▸ **Work instructions**
Transcribe the listing that follows exactly, from its first line to its last.

▸ **Records shown**
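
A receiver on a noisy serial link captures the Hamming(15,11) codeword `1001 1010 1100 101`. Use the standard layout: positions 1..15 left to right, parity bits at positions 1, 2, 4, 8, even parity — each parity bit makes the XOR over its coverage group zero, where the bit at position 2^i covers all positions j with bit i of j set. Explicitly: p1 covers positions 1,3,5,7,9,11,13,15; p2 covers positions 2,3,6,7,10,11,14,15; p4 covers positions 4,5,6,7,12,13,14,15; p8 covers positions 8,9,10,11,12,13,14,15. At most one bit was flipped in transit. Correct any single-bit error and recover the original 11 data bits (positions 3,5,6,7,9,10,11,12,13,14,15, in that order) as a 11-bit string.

01111100101

s1: b1⊕b3⊕b5⊕b7⊕b9⊕b11⊕b13⊕b15 = 1⊕0⊕1⊕1⊕1⊕0⊕1⊕1 = 0
s2: b2⊕b3⊕b6⊕b7⊕b10⊕b11⊕b14⊕b15 = 0⊕0⊕0⊕1⊕1⊕0⊕0⊕1 = 1
s4: b4⊕b5⊕b6⊕b7⊕b12⊕b13⊕b14⊕b15 = 1⊕1⊕0⊕1⊕0⊕1⊕0⊕1 = 1
s8: b8⊕b9⊕b10⊕b11⊕b12⊕b13⊕b14⊕b15 = 0⊕1⊕1⊕0⊕0⊕1⊕0⊕1 = 0
Syndrome (s8...s1) = 0110 → position 6.
Flip bit 6: corrected codeword = 100111101100101
Data bits at positions 3,5,6,7,9,10,11,12,13,14,15: 01111100101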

▸ **Response**
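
A receiver on a noisy serial link captures the Hamming(15,11) codeword `1001 1010 1100 101`. Use the standard layout: positions 1..15 left to right, parity bits at positions 1, 2, 4, 8, even parity — each parity bit makes the XOR over its coverage group zero, where the bit at position 2^i covers all positions j with bit i of j set. Explicitly: p1 covers positions 1,3,5,7,9,11,13,15; p2 covers positions 2,3,6,7,10,11,14,15; p4 covers positions 4,5,6,7,12,13,14,15; p8 covers positions 8,9,10,11,12,13,14,15. At most one bit was flipped in transit. Correct any single-bit error and recover the original 11 data bits (positions 3,5,6,7,9,10,11,12,13,14,15, in that order) as a 11-bit string.

01111100101

s1: b1⊕b3⊕b5⊕b7⊕b9⊕b11⊕b13⊕b15 = 1⊕0⊕1⊕1⊕1⊕0⊕1⊕1 = 0
s2: b2⊕b3⊕b6⊕b7⊕b10⊕b11⊕b14⊕b15 = 0⊕0⊕0⊕1⊕1⊕0⊕0⊕1 = 1
s4: b4⊕b5⊕b6⊕b7⊕b12⊕b13⊕b14⊕b15 = 1⊕1⊕0⊕1⊕0⊕1⊕0⊕1 = 1
s8: b8⊕b9⊕b10⊕b11⊕b12⊕b13⊕b14⊕b15 = 0⊕1⊕1⊕0⊕0⊕1⊕0⊕1 = 0
Syndrome (s8...s1) = 0110 → position 6.
Flip bit 6: corrected codeword = 100111101100101
Data bits at positions 3,5,6,7,9,10,11,12,13,14,15: 01111100101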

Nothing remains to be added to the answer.